Given entries:

******

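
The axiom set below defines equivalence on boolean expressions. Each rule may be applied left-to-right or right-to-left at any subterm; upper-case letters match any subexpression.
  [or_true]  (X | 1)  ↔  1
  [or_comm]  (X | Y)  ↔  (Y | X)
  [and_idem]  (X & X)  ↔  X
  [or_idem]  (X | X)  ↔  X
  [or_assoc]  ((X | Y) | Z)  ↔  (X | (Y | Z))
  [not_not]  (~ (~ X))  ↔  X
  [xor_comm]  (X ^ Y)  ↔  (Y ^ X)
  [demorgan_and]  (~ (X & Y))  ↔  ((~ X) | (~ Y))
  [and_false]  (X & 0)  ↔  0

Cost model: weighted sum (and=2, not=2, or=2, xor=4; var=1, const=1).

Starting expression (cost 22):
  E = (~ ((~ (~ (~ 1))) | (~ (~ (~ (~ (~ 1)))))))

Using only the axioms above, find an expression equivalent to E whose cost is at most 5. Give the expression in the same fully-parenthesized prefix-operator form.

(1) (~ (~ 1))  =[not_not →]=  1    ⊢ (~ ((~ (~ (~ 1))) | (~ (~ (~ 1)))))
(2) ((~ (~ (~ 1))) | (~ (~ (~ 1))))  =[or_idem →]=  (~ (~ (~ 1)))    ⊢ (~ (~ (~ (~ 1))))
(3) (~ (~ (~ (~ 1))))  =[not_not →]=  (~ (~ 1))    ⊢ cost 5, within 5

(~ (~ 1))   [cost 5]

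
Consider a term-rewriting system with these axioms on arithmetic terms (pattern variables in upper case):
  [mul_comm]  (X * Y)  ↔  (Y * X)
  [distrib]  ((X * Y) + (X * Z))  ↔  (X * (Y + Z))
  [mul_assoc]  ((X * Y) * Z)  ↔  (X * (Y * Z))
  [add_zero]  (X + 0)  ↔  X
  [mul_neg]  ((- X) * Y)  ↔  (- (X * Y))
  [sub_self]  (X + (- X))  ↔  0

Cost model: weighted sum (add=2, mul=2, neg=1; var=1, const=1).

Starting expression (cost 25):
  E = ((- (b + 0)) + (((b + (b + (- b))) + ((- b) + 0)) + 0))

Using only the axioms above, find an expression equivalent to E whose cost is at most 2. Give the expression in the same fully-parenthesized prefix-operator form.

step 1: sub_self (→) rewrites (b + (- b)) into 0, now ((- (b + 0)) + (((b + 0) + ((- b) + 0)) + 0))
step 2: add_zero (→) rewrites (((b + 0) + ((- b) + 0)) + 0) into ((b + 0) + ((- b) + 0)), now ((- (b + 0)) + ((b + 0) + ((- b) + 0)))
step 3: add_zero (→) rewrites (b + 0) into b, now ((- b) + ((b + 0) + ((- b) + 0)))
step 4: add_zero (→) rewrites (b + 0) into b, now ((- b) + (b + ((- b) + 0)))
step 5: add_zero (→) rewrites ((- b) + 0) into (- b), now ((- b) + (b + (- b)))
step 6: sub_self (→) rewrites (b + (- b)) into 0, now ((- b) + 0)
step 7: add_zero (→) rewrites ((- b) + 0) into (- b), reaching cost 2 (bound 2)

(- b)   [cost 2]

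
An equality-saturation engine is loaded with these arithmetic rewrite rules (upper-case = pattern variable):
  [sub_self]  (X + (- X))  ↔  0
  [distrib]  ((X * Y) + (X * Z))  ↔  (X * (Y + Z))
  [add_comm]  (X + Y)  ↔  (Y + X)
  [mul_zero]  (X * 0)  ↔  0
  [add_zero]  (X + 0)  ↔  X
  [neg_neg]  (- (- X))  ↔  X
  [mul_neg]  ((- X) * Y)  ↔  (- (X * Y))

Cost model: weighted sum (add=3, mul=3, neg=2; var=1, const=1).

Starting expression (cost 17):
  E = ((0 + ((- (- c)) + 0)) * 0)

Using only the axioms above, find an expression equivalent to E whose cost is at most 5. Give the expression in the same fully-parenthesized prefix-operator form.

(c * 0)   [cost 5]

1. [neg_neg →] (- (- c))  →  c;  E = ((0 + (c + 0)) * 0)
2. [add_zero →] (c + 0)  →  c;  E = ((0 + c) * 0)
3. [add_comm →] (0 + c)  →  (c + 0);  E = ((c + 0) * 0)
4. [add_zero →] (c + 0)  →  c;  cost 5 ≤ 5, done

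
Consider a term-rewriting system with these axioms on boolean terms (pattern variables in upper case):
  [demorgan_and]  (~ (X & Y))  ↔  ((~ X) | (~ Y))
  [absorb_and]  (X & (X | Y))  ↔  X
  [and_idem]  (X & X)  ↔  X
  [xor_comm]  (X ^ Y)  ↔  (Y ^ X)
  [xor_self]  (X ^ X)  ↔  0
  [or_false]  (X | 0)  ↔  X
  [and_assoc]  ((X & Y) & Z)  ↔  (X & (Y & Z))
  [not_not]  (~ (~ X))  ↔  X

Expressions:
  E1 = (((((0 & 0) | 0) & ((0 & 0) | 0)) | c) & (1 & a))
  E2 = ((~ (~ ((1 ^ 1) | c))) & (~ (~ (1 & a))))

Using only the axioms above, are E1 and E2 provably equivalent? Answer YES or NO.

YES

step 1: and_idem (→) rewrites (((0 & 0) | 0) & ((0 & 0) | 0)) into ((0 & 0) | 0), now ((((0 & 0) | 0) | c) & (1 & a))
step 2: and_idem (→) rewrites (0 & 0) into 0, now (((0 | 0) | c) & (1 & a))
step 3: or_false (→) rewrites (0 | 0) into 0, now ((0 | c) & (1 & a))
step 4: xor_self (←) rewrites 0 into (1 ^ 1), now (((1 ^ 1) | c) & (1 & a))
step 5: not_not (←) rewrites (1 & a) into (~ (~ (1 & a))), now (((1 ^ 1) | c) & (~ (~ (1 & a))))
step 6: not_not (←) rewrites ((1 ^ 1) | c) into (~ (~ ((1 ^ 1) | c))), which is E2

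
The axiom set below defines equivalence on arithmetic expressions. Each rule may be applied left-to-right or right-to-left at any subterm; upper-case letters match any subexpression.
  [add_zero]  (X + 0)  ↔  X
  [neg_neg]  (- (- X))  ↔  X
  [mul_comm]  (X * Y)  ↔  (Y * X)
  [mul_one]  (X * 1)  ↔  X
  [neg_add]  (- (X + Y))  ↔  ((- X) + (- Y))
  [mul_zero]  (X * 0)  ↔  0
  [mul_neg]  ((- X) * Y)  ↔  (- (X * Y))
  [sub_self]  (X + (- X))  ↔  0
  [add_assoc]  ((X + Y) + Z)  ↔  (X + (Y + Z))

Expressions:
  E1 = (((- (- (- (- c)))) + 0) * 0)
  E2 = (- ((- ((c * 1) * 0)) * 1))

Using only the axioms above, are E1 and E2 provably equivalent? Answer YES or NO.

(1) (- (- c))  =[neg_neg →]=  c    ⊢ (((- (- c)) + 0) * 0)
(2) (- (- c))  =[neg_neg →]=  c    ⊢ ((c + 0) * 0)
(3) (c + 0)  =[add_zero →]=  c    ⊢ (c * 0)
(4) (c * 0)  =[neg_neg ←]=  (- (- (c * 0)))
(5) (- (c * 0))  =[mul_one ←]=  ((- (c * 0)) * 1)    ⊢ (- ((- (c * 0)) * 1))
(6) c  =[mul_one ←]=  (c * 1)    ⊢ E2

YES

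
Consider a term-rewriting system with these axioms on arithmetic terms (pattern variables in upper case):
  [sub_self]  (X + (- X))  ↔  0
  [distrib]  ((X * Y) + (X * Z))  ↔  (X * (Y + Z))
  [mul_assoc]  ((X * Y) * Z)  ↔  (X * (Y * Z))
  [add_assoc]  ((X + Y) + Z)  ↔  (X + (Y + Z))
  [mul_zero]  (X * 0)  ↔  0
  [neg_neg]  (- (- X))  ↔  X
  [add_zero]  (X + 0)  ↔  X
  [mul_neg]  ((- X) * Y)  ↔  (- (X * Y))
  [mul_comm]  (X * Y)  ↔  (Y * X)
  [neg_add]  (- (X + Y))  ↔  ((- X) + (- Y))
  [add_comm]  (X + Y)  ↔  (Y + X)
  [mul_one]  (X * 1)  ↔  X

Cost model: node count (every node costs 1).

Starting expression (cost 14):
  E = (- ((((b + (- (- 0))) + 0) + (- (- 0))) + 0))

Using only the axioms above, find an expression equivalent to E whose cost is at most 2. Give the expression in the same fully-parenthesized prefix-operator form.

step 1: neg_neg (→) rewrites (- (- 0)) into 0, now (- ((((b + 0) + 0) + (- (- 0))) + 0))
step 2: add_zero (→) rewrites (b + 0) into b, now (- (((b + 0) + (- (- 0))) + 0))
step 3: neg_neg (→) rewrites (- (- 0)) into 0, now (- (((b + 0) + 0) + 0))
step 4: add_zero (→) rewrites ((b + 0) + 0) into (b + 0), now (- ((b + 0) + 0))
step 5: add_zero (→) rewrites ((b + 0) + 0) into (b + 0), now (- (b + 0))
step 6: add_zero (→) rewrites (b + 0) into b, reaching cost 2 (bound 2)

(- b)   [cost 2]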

******

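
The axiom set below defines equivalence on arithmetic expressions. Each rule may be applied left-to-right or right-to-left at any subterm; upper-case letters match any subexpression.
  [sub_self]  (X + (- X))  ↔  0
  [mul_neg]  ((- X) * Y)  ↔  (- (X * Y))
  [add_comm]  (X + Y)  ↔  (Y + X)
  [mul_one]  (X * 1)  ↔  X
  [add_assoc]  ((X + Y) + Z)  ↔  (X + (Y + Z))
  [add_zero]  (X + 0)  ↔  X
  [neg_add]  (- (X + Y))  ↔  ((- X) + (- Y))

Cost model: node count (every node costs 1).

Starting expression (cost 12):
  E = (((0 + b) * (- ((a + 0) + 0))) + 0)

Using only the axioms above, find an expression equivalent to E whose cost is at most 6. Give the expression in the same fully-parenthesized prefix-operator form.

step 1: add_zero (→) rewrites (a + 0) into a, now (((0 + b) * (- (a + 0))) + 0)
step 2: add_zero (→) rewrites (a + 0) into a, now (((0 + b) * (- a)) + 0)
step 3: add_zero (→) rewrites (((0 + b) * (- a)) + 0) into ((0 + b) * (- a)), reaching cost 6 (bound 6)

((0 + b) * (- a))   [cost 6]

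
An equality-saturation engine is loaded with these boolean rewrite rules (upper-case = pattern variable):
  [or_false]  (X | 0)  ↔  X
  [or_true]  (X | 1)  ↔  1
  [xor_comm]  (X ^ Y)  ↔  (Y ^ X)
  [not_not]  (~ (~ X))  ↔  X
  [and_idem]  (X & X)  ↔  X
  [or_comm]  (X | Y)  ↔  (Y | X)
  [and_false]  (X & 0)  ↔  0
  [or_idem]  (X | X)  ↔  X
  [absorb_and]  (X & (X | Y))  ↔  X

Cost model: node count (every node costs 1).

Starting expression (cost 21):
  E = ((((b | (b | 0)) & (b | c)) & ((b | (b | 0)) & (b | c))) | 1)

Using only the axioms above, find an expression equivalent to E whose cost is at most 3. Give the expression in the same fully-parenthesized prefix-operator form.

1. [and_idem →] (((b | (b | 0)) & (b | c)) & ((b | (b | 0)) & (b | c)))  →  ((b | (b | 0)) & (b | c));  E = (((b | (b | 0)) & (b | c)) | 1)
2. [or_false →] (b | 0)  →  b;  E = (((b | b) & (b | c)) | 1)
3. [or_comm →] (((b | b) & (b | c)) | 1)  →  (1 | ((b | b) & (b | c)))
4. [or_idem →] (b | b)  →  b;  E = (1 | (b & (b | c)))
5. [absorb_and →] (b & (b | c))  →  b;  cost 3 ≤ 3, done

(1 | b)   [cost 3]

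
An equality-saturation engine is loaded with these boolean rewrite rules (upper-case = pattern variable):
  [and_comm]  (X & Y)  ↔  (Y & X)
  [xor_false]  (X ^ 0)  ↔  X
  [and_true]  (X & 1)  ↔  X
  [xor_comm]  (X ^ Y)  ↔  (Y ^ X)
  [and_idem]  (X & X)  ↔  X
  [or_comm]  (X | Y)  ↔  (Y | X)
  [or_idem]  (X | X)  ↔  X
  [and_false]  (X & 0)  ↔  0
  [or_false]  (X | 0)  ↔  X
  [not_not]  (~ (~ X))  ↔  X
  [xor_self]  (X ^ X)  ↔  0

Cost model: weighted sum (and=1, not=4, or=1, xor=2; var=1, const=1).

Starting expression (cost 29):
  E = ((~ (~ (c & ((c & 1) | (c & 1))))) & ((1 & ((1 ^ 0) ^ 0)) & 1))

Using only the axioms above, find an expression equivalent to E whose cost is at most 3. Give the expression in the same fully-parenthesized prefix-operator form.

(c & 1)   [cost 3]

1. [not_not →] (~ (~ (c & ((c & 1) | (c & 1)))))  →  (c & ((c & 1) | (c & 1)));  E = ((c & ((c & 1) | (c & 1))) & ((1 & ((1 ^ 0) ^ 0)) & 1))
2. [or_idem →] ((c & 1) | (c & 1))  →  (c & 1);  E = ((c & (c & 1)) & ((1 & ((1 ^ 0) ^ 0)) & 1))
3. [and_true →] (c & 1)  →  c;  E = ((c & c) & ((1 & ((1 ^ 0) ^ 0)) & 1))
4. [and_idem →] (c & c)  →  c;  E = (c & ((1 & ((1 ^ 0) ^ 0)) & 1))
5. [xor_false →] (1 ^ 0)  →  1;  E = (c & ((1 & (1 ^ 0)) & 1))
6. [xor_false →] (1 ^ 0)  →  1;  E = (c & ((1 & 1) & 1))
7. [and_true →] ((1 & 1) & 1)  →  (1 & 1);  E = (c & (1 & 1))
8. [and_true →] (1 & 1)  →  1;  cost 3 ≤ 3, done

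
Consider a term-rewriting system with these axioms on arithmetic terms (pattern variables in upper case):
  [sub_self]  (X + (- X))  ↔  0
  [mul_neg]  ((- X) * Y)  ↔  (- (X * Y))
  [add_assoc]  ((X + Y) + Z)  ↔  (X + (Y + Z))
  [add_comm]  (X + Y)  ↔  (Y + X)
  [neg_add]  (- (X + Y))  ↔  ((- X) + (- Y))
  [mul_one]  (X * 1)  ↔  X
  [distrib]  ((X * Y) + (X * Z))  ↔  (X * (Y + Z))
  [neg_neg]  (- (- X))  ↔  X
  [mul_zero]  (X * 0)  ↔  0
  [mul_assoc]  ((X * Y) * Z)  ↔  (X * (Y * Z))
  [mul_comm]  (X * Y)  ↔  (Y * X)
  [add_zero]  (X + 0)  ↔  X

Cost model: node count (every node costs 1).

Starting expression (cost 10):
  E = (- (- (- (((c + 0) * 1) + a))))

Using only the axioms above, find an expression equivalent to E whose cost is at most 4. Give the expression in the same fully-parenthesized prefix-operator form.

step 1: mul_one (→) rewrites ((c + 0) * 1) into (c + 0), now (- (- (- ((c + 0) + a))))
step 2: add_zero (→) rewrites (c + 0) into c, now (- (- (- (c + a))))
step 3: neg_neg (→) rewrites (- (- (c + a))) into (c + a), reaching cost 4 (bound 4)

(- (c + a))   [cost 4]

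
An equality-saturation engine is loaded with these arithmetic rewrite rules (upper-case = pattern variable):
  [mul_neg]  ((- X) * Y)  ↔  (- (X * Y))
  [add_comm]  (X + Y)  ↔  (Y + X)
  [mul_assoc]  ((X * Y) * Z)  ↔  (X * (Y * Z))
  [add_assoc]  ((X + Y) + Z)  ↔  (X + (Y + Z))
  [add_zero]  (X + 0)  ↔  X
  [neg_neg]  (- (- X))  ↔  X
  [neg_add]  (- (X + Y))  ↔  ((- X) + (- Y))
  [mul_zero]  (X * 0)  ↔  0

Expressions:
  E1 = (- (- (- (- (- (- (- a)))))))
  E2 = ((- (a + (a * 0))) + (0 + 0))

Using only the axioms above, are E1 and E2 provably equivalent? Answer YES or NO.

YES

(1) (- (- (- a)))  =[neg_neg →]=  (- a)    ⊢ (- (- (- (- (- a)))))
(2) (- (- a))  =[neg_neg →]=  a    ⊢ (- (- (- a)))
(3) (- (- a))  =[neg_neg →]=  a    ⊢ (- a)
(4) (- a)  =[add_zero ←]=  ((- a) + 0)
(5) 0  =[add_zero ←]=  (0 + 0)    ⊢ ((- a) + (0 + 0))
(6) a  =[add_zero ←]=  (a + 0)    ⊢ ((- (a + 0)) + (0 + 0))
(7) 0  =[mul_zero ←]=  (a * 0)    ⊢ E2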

******

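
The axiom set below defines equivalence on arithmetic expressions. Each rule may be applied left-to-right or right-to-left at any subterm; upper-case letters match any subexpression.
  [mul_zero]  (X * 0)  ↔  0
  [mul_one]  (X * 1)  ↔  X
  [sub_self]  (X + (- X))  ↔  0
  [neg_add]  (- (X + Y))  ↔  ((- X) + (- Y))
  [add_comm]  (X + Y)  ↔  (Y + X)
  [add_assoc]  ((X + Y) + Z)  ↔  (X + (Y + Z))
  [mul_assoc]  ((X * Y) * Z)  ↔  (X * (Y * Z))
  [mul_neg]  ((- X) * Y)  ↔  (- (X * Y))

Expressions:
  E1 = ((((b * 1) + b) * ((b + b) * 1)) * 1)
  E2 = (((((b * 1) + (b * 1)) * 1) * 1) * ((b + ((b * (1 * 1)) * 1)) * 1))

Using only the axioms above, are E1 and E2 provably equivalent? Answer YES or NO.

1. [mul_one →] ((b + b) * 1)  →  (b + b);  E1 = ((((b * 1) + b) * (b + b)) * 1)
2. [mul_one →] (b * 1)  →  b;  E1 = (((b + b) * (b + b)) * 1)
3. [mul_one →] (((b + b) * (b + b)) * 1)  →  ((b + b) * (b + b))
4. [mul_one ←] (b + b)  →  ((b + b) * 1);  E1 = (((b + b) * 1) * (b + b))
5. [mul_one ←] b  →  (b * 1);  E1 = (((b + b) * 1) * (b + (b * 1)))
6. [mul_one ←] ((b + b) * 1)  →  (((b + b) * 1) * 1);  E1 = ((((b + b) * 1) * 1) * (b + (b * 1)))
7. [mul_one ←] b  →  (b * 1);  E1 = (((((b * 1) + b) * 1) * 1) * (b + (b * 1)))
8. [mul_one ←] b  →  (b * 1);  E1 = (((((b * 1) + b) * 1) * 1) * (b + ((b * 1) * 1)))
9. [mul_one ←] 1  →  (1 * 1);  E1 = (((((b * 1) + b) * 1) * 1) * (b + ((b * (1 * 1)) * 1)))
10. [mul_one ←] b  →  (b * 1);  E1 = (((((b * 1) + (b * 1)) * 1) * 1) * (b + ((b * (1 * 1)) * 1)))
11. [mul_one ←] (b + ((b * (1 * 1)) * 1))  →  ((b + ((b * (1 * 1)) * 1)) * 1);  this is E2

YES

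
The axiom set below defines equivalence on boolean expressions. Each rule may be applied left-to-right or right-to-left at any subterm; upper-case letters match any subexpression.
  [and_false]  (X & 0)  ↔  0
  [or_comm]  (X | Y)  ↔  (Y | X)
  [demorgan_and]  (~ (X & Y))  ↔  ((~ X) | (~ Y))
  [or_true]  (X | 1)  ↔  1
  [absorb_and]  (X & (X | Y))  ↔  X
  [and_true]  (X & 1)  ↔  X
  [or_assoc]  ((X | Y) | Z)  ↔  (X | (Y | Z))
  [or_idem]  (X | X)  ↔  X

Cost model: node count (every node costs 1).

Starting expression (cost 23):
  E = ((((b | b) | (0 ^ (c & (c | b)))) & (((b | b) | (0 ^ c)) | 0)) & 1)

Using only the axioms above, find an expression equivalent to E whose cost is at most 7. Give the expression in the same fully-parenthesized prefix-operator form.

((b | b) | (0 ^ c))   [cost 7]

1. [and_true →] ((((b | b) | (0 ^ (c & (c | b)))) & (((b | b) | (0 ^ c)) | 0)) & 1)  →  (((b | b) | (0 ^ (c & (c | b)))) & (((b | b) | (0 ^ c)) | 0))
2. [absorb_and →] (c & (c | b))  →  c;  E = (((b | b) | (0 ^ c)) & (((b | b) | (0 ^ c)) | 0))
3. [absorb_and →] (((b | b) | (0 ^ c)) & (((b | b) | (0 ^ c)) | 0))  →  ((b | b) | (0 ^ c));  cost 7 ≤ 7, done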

******

What the exercise asks: Copy all lines of the records that have the string "const" in them.

Exercise answer:
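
Cost model: weighted sum (and=2, not=2, or=2, xor=4; var=1, const=1).
Cost model: weighted sum (add=2, mul=2, neg=1; var=1, const=1).
Cost model: weighted sum (add=3, mul=3, neg=2; var=1, const=1).
Cost model: weighted sum (and=1, not=4, or=1, xor=2; var=1, const=1).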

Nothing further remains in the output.